(Collected data entries)
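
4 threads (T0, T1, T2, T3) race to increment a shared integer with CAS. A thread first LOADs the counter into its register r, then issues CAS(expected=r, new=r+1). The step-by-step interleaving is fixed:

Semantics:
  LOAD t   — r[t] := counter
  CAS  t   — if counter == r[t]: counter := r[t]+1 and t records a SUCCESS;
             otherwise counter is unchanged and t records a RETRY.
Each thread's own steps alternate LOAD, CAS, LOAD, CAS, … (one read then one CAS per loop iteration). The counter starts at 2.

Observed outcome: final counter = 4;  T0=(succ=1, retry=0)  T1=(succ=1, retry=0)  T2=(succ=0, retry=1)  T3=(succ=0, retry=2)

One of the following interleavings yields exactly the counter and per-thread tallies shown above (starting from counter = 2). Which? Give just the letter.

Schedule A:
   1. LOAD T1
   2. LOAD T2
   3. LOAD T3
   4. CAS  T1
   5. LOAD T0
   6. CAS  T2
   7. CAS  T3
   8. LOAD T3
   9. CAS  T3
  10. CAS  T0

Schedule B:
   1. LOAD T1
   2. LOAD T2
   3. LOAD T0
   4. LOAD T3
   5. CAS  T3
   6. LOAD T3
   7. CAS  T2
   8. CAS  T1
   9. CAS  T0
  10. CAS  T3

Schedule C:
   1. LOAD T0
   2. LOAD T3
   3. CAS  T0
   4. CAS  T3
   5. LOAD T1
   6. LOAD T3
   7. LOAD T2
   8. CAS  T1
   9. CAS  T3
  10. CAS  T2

C

Simulating candidate C:
1. LOAD T0 → mem=2 r[T0]=2 [LOAD]
2. LOAD T3 → mem=2 r[T3]=2 [LOAD]
3. CAS T0 → mem=3 r[T0]=2 [OK]
4. CAS T3 → mem=3 r[T3]=2 [RETRY]
5. LOAD T1 → mem=3 r[T1]=3 [LOAD]
6. LOAD T3 → mem=3 r[T3]=3 [LOAD]
7. LOAD T2 → mem=3 r[T2]=3 [LOAD]
8. CAS T1 → mem=4 r[T1]=3 [OK]
9. CAS T3 → mem=4 r[T3]=3 [RETRY]
10. CAS T2 → mem=4 r[T2]=3 [RETRY]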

• [WHAT NEEDS TO BE DONE]: All of the data above needs to be written out again, exactly.

• [EXERCISE ANSWER]:
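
4 threads (T0, T1, T2, T3) race to increment a shared integer with CAS. A thread first LOADs the counter into its register r, then issues CAS(expected=r, new=r+1). The step-by-step interleaving is fixed:

Semantics:
  LOAD t   — r[t] := counter
  CAS  t   — if counter == r[t]: counter := r[t]+1 and t records a SUCCESS;
             otherwise counter is unchanged and t records a RETRY.
Each thread's own steps alternate LOAD, CAS, LOAD, CAS, … (one read then one CAS per loop iteration). The counter starts at 2.

Observed outcome: final counter = 4;  T0=(succ=1, retry=0)  T1=(succ=1, retry=0)  T2=(succ=0, retry=1)  T3=(succ=0, retry=2)

One of the following interleavings yields exactly the counter and per-thread tallies shown above (starting from counter = 2). Which? Give just the letter.

Schedule A:
   1. LOAD T1
   2. LOAD T2
   3. LOAD T3
   4. CAS  T1
   5. LOAD T0
   6. CAS  T2
   7. CAS  T3
   8. LOAD T3
   9. CAS  T3
  10. CAS  T0

Schedule B:
   1. LOAD T1
   2. LOAD T2
   3. LOAD T0
   4. LOAD T3
   5. CAS  T3
   6. LOAD T3
   7. CAS  T2
   8. CAS  T1
   9. CAS  T0
  10. CAS  T3

Schedule C:
   1. LOAD T0
   2. LOAD T3
   3. CAS  T0
   4. CAS  T3
   5. LOAD T1
   6. LOAD T3
   7. LOAD T2
   8. CAS  T1
   9. CAS  T3
  10. CAS  T2

C

Simulating candidate C:
1. LOAD T0 → mem=2 r[T0]=2 [LOAD]
2. LOAD T3 → mem=2 r[T3]=2 [LOAD]
3. CAS T0 → mem=3 r[T0]=2 [OK]
4. CAS T3 → mem=3 r[T3]=2 [RETRY]
5. LOAD T1 → mem=3 r[T1]=3 [LOAD]
6. LOAD T3 → mem=3 r[T3]=3 [LOAD]
7. LOAD T2 → mem=3 r[T2]=3 [LOAD]
8. CAS T1 → mem=4 r[T1]=3 [OK]
9. CAS T3 → mem=4 r[T3]=3 [RETRY]
10. CAS T2 → mem=4 r[T2]=3 [RETRY]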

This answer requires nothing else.